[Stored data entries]
===

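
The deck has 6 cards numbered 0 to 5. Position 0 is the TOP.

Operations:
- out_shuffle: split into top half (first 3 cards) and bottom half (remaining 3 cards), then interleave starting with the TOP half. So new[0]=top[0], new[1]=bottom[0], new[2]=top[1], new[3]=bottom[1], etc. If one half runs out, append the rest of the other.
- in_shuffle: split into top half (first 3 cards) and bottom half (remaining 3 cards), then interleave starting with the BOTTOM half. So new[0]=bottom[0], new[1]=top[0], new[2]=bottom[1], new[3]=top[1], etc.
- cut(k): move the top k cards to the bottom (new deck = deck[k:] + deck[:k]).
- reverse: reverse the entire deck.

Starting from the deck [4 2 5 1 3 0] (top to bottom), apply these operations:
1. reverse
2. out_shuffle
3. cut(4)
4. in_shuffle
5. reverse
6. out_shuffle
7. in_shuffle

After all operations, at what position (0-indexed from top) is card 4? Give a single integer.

After op 1 (reverse): [0 3 1 5 2 4]
After op 2 (out_shuffle): [0 5 3 2 1 4]
After op 3 (cut(4)): [1 4 0 5 3 2]
After op 4 (in_shuffle): [5 1 3 4 2 0]
After op 5 (reverse): [0 2 4 3 1 5]
After op 6 (out_shuffle): [0 3 2 1 4 5]
After op 7 (in_shuffle): [1 0 4 3 5 2]
Card 4 is at position 2.

Answer: 2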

===

(WHAT IS NEEDED) Retype all the data exactly, line for line.

(OUTPUT)
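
The deck has 6 cards numbered 0 to 5. Position 0 is the TOP.

Operations:
- out_shuffle: split into top half (first 3 cards) and bottom half (remaining 3 cards), then interleave starting with the TOP half. So new[0]=top[0], new[1]=bottom[0], new[2]=top[1], new[3]=bottom[1], etc. If one half runs out, append the rest of the other.
- in_shuffle: split into top half (first 3 cards) and bottom half (remaining 3 cards), then interleave starting with the BOTTOM half. So new[0]=bottom[0], new[1]=top[0], new[2]=bottom[1], new[3]=top[1], etc.
- cut(k): move the top k cards to the bottom (new deck = deck[k:] + deck[:k]).
- reverse: reverse the entire deck.

Starting from the deck [4 2 5 1 3 0] (top to bottom), apply these operations:
1. reverse
2. out_shuffle
3. cut(4)
4. in_shuffle
5. reverse
6. out_shuffle
7. in_shuffle

After all operations, at what position (0-indexed from top) is card 4? Give a single integer.

After op 1 (reverse): [0 3 1 5 2 4]
After op 2 (out_shuffle): [0 5 3 2 1 4]
After op 3 (cut(4)): [1 4 0 5 3 2]
After op 4 (in_shuffle): [5 1 3 4 2 0]
After op 5 (reverse): [0 2 4 3 1 5]
After op 6 (out_shuffle): [0 3 2 1 4 5]
After op 7 (in_shuffle): [1 0 4 3 5 2]
Card 4 is at position 2.

Answer: 2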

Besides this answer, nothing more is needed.